[Stored data entries]
● ● ● ● ● ● ●
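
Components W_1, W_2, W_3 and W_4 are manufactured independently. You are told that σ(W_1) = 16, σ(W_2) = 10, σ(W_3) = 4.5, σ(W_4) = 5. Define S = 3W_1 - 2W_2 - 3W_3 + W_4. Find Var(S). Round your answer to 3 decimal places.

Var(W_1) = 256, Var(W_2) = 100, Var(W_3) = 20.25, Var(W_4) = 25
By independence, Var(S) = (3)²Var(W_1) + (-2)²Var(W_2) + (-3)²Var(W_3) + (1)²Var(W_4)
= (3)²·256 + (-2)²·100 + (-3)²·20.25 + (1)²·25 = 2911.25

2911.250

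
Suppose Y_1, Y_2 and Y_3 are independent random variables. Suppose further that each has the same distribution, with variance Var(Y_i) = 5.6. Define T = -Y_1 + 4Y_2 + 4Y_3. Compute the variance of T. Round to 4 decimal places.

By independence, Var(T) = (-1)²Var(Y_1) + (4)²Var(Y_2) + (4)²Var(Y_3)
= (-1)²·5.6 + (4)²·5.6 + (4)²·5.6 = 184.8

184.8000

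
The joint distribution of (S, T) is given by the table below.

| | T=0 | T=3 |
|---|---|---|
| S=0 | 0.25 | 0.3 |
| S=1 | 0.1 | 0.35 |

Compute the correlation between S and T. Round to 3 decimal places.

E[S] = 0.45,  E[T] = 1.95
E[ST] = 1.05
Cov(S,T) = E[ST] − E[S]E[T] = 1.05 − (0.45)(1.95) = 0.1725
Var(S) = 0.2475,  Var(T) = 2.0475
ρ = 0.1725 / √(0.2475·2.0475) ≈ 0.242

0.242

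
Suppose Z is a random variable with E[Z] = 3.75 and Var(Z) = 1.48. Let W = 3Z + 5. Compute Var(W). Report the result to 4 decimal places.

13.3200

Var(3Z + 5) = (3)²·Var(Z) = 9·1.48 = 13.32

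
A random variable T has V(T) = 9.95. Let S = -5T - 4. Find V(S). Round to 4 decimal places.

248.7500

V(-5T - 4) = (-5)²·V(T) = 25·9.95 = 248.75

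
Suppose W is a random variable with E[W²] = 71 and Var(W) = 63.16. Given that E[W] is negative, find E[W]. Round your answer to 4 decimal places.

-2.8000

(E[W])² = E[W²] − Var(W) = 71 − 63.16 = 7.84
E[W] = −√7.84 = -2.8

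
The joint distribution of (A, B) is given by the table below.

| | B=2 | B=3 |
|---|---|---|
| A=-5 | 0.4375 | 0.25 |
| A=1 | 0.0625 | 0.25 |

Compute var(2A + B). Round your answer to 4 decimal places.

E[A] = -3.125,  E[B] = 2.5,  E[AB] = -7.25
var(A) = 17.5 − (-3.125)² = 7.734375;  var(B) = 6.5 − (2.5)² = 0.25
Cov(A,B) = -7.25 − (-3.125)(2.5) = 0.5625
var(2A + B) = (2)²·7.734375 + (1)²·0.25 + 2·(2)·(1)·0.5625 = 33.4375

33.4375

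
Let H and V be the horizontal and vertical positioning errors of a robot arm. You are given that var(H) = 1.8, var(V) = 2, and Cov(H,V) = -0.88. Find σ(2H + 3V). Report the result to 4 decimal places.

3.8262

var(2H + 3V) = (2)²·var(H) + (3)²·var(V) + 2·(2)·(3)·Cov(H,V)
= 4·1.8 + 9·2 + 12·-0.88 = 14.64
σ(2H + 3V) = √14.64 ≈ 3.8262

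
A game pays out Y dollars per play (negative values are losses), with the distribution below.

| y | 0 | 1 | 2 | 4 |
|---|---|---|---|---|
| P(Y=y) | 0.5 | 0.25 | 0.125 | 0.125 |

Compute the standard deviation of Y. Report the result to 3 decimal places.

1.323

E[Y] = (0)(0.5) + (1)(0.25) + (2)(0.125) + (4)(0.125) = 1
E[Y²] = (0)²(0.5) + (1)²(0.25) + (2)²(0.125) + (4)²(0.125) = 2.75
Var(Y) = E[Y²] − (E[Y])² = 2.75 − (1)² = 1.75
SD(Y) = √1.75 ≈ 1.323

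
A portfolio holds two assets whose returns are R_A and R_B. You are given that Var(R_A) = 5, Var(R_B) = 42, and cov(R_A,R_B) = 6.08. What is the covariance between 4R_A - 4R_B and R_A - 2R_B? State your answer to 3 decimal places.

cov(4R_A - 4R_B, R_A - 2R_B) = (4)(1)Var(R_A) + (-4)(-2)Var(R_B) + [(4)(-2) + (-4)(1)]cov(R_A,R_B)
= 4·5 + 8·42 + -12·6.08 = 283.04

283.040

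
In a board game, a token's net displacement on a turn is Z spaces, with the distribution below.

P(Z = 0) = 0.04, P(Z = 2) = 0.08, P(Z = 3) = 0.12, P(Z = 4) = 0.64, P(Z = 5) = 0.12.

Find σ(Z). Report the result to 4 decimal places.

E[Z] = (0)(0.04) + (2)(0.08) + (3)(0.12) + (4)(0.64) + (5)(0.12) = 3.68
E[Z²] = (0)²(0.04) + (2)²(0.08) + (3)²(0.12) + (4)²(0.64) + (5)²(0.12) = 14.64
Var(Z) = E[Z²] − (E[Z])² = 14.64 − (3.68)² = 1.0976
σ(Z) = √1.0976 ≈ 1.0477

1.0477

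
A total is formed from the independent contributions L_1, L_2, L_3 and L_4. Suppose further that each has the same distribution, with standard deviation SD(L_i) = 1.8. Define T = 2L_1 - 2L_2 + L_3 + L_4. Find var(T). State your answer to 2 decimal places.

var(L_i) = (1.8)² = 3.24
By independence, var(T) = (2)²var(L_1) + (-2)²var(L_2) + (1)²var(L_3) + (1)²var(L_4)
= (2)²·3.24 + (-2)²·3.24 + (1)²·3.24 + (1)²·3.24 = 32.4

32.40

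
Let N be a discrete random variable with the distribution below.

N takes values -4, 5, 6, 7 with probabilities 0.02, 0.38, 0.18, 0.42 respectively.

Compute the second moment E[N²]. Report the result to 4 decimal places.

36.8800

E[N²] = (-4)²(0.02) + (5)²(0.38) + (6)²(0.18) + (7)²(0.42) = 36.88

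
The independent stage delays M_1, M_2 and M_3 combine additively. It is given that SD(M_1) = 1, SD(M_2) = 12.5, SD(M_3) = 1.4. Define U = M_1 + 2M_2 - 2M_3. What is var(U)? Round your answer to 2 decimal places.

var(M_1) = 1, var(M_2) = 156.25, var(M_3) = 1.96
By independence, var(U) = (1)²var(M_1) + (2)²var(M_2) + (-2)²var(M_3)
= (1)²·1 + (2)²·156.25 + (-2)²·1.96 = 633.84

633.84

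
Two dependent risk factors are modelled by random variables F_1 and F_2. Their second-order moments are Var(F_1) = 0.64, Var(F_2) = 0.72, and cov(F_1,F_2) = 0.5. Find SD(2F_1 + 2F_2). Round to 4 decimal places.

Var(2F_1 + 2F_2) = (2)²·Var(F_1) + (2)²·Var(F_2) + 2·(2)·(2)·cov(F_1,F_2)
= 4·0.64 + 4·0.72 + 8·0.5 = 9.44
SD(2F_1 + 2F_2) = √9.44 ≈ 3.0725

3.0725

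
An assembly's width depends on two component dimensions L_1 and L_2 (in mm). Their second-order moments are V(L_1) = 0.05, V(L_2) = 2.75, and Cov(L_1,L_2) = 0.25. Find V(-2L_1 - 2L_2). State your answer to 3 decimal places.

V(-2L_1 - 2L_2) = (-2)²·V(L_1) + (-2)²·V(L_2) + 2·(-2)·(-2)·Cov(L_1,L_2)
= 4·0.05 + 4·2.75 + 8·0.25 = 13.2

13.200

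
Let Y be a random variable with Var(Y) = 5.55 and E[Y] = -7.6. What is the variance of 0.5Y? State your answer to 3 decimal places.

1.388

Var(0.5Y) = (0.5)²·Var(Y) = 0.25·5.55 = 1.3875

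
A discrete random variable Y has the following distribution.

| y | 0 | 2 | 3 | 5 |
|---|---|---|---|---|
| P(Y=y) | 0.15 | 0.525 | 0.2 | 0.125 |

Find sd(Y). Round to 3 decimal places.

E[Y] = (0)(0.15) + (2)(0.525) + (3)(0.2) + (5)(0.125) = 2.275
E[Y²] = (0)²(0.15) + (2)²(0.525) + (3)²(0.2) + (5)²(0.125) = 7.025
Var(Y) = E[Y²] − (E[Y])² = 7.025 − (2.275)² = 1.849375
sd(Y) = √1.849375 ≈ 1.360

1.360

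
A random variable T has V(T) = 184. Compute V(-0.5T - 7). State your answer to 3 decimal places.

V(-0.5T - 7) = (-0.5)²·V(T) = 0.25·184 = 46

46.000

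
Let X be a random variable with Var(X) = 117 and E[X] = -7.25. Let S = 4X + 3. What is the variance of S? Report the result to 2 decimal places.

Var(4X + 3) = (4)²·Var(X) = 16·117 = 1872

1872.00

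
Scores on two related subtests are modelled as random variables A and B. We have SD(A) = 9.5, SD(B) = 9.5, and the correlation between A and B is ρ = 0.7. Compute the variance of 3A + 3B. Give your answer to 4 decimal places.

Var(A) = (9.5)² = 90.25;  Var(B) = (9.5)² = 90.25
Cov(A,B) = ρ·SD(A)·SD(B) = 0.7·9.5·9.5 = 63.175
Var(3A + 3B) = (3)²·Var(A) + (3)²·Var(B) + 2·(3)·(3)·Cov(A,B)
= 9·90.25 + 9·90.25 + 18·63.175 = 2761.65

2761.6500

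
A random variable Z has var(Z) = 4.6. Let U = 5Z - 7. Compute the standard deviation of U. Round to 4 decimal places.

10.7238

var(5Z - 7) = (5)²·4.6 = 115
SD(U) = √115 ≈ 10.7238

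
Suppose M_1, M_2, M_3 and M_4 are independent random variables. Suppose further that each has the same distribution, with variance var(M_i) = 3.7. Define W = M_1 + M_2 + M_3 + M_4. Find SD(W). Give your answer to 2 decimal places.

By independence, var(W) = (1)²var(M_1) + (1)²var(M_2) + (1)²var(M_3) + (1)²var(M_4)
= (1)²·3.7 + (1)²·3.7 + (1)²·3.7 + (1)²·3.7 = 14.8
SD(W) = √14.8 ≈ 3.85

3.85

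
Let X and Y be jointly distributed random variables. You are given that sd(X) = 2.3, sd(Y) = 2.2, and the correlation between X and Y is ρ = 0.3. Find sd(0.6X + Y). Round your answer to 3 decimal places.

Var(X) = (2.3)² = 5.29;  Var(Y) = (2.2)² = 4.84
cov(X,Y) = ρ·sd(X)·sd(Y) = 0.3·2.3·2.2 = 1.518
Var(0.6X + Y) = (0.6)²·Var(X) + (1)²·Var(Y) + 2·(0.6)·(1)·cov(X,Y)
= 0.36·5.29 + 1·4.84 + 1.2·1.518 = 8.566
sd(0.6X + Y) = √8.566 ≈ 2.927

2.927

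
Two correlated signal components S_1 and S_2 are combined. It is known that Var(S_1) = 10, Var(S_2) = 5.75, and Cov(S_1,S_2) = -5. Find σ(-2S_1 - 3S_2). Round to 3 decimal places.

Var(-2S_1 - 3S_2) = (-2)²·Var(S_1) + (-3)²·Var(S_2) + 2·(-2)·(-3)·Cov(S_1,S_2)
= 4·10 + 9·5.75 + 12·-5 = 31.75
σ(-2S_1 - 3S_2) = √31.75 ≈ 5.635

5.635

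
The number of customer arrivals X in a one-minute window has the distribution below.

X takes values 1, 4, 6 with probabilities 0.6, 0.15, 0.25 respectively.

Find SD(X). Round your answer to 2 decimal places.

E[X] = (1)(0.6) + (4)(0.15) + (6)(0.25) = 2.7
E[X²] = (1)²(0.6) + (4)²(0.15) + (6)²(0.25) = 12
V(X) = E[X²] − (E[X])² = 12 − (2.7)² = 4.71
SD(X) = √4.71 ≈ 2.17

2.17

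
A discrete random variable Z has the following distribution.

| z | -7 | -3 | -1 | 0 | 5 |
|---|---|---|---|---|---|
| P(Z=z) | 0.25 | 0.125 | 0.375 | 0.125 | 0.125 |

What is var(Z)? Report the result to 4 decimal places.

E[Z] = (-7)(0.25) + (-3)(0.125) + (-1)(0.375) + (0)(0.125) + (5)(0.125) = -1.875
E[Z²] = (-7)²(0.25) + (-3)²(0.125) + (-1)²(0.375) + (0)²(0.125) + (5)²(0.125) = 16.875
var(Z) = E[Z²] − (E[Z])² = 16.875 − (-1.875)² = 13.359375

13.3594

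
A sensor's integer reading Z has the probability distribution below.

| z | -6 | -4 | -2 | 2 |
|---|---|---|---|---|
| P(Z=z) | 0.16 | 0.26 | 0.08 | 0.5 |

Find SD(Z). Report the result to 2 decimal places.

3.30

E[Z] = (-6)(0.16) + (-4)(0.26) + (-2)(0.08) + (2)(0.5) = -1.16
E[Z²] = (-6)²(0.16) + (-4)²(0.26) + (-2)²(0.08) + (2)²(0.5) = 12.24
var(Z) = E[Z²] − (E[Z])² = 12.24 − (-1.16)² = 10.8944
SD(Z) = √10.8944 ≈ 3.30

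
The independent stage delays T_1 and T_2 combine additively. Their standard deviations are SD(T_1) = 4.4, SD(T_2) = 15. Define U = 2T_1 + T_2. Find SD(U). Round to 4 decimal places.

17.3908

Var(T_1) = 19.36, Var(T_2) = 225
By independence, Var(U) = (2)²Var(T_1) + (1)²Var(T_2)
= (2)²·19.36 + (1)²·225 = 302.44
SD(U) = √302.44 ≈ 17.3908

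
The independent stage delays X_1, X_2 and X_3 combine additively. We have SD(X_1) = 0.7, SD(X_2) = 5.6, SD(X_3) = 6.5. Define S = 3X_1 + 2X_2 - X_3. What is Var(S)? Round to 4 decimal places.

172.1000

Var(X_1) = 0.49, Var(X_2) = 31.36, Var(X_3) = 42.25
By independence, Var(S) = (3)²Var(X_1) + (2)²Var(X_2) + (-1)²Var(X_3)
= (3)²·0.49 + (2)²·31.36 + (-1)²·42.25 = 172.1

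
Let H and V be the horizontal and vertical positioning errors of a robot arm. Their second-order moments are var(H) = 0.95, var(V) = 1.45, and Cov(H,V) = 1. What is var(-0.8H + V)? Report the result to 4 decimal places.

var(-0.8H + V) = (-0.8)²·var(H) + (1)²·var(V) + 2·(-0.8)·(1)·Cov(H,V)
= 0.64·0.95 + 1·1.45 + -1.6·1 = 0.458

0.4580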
● ● ● ● ● ● ●
# What the task requires:
In the entries above, find each line with the word "probabilities" and return it.

# Response area:
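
N takes values -4, 5, 6, 7 with probabilities 0.02, 0.38, 0.18, 0.42 respectively.
X takes values 1, 4, 6 with probabilities 0.6, 0.15, 0.25 respectively.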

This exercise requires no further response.